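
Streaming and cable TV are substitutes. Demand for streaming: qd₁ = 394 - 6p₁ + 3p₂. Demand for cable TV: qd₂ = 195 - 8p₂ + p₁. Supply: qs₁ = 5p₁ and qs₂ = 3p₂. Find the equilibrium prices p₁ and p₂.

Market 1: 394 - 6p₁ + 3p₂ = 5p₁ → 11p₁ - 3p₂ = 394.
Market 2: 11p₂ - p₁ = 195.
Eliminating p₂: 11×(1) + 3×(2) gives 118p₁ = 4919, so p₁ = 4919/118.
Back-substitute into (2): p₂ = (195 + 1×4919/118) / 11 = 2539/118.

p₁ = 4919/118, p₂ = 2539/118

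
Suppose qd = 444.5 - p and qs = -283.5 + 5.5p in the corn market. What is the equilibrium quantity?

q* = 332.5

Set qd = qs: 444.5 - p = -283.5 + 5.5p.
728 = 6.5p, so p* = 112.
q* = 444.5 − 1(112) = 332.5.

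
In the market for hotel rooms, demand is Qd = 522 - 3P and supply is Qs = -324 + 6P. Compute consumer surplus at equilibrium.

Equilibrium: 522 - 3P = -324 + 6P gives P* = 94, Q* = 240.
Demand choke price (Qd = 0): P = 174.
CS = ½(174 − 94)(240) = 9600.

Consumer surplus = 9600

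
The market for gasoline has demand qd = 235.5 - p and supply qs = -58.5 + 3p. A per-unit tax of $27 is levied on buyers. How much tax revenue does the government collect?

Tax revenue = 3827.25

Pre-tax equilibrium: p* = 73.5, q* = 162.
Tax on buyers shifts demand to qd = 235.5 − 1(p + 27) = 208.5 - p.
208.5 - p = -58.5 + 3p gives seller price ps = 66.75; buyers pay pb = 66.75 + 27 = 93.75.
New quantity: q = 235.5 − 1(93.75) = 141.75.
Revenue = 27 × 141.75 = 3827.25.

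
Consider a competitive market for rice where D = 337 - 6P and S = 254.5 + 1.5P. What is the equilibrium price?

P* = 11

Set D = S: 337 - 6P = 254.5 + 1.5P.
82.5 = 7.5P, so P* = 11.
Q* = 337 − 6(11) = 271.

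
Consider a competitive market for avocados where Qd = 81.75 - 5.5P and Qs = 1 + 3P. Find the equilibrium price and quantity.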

****

▶ [Work instruction] All of the material is to be duplicated exactly.

▶ [Exercise result]
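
Streaming and cable TV are substitutes. Demand for streaming: qd₁ = 394 - 6p₁ + 3p₂. Demand for cable TV: qd₂ = 195 - 8p₂ + p₁. Supply: qs₁ = 5p₁ and qs₂ = 3p₂. Find the equilibrium prices p₁ and p₂.

Market 1: 394 - 6p₁ + 3p₂ = 5p₁ → 11p₁ - 3p₂ = 394.
Market 2: 11p₂ - p₁ = 195.
Eliminating p₂: 11×(1) + 3×(2) gives 118p₁ = 4919, so p₁ = 4919/118.
Back-substitute into (2): p₂ = (195 + 1×4919/118) / 11 = 2539/118.

p₁ = 4919/118, p₂ = 2539/118

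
Suppose qd = 444.5 - p and qs = -283.5 + 5.5p in the corn market. What is the equilibrium quantity?

q* = 332.5

Set qd = qs: 444.5 - p = -283.5 + 5.5p.
728 = 6.5p, so p* = 112.
q* = 444.5 − 1(112) = 332.5.

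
In the market for hotel rooms, demand is Qd = 522 - 3P and supply is Qs = -324 + 6P. Compute consumer surplus at equilibrium.

Equilibrium: 522 - 3P = -324 + 6P gives P* = 94, Q* = 240.
Demand choke price (Qd = 0): P = 174.
CS = ½(174 − 94)(240) = 9600.

Consumer surplus = 9600

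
The market for gasoline has demand qd = 235.5 - p and supply qs = -58.5 + 3p. A per-unit tax of $27 is levied on buyers. How much tax revenue does the government collect?

Tax revenue = 3827.25

Pre-tax equilibrium: p* = 73.5, q* = 162.
Tax on buyers shifts demand to qd = 235.5 − 1(p + 27) = 208.5 - p.
208.5 - p = -58.5 + 3p gives seller price ps = 66.75; buyers pay pb = 66.75 + 27 = 93.75.
New quantity: q = 235.5 − 1(93.75) = 141.75.
Revenue = 27 × 141.75 = 3827.25.

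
Consider a competitive market for rice where D = 337 - 6P and S = 254.5 + 1.5P. What is the equilibrium price?

P* = 11

Set D = S: 337 - 6P = 254.5 + 1.5P.
82.5 = 7.5P, so P* = 11.
Q* = 337 − 6(11) = 271.

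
Consider a competitive market for avocados where Qd = 81.75 - 5.5P and Qs = 1 + 3P. Find the equilibrium price and quantity.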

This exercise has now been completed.